> Problem description
Although the data below holds other lines too, output only those from the line with "- a well pump: 828 W for 8.6 h/day" up to and including the line with "- a television: 62.7 W for 15.8 h/day", exactly as they appear.

▬▬▬▬▬▬▬▬▬▬

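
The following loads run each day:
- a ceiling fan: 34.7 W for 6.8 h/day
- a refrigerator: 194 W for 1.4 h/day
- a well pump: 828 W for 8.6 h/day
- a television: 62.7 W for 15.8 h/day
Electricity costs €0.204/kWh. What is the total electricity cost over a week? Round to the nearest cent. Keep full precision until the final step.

€12.31

ceiling fan: 34.7 W × 6.8 h × 7 d = 1,652 Wh = 1.652 kWh
refrigerator: 194 W × 1.4 h × 7 d = 1,901 Wh = 1.901 kWh
well pump: 828 W × 8.6 h × 7 d = 49,846 Wh = 49.85 kWh
television: 62.7 W × 15.8 h × 7 d = 6,935 Wh = 6.935 kWh
Total energy = 1.652 + 1.901 + 49.85 + 6.935 = 60.33 kWh
Cost = 60.33 kWh × €0.204 = €12.31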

▬▬▬▬▬▬▬▬▬▬

> Response to the task
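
- a well pump: 828 W for 8.6 h/day
- a television: 62.7 W for 15.8 h/day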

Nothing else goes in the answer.